HOW TO COMPLETE THIS TASK
Print the data again, exactly.
Start of DATASET ENTRIES
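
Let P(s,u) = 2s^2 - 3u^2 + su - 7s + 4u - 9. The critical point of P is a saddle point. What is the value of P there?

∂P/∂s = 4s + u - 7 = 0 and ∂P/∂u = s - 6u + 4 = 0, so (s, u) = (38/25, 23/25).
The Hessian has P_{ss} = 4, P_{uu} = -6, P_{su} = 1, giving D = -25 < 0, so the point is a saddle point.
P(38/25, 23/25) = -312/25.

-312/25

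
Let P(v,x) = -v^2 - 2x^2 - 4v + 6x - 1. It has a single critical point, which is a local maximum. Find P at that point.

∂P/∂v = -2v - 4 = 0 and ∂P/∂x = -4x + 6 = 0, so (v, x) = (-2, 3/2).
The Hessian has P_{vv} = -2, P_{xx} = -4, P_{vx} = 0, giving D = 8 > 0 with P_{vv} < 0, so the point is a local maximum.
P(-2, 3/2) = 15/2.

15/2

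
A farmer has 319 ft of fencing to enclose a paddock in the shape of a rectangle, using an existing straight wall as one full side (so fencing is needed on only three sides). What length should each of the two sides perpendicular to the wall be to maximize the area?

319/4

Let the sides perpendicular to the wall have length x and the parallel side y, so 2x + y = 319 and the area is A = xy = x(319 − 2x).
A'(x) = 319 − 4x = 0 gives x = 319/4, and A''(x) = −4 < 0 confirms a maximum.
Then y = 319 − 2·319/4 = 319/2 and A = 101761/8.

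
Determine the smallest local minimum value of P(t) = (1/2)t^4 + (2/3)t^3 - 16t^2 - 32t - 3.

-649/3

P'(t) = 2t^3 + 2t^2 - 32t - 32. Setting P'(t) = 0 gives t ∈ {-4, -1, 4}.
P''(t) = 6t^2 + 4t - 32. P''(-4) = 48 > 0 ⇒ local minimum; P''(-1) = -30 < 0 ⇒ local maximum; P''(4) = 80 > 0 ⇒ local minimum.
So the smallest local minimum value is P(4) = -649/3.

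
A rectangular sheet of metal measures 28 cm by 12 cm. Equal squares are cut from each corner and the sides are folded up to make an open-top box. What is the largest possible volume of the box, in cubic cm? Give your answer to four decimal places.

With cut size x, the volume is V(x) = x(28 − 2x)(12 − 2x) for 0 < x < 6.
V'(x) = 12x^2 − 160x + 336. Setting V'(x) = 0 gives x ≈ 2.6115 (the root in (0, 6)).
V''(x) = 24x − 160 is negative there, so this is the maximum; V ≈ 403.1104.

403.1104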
End of DATASET ENTRIES
TASK OUTPUT
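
Let P(s,u) = 2s^2 - 3u^2 + su - 7s + 4u - 9. The critical point of P is a saddle point. What is the value of P there?

∂P/∂s = 4s + u - 7 = 0 and ∂P/∂u = s - 6u + 4 = 0, so (s, u) = (38/25, 23/25).
The Hessian has P_{ss} = 4, P_{uu} = -6, P_{su} = 1, giving D = -25 < 0, so the point is a saddle point.
P(38/25, 23/25) = -312/25.

-312/25

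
Let P(v,x) = -v^2 - 2x^2 - 4v + 6x - 1. It has a single critical point, which is a local maximum. Find P at that point.

∂P/∂v = -2v - 4 = 0 and ∂P/∂x = -4x + 6 = 0, so (v, x) = (-2, 3/2).
The Hessian has P_{vv} = -2, P_{xx} = -4, P_{vx} = 0, giving D = 8 > 0 with P_{vv} < 0, so the point is a local maximum.
P(-2, 3/2) = 15/2.

15/2

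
A farmer has 319 ft of fencing to enclose a paddock in the shape of a rectangle, using an existing straight wall as one full side (so fencing is needed on only three sides). What length should each of the two sides perpendicular to the wall be to maximize the area?

319/4

Let the sides perpendicular to the wall have length x and the parallel side y, so 2x + y = 319 and the area is A = xy = x(319 − 2x).
A'(x) = 319 − 4x = 0 gives x = 319/4, and A''(x) = −4 < 0 confirms a maximum.
Then y = 319 − 2·319/4 = 319/2 and A = 101761/8.

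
Determine the smallest local minimum value of P(t) = (1/2)t^4 + (2/3)t^3 - 16t^2 - 32t - 3.

-649/3

P'(t) = 2t^3 + 2t^2 - 32t - 32. Setting P'(t) = 0 gives t ∈ {-4, -1, 4}.
P''(t) = 6t^2 + 4t - 32. P''(-4) = 48 > 0 ⇒ local minimum; P''(-1) = -30 < 0 ⇒ local maximum; P''(4) = 80 > 0 ⇒ local minimum.
So the smallest local minimum value is P(4) = -649/3.

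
A rectangular sheet of metal measures 28 cm by 12 cm. Equal squares are cut from each corner and the sides are folded up to make an open-top box. What is the largest possible volume of the box, in cubic cm? Give your answer to four decimal places.

With cut size x, the volume is V(x) = x(28 − 2x)(12 − 2x) for 0 < x < 6.
V'(x) = 12x^2 − 160x + 336. Setting V'(x) = 0 gives x ≈ 2.6115 (the root in (0, 6)).
V''(x) = 24x − 160 is negative there, so this is the maximum; V ≈ 403.1104.

403.1104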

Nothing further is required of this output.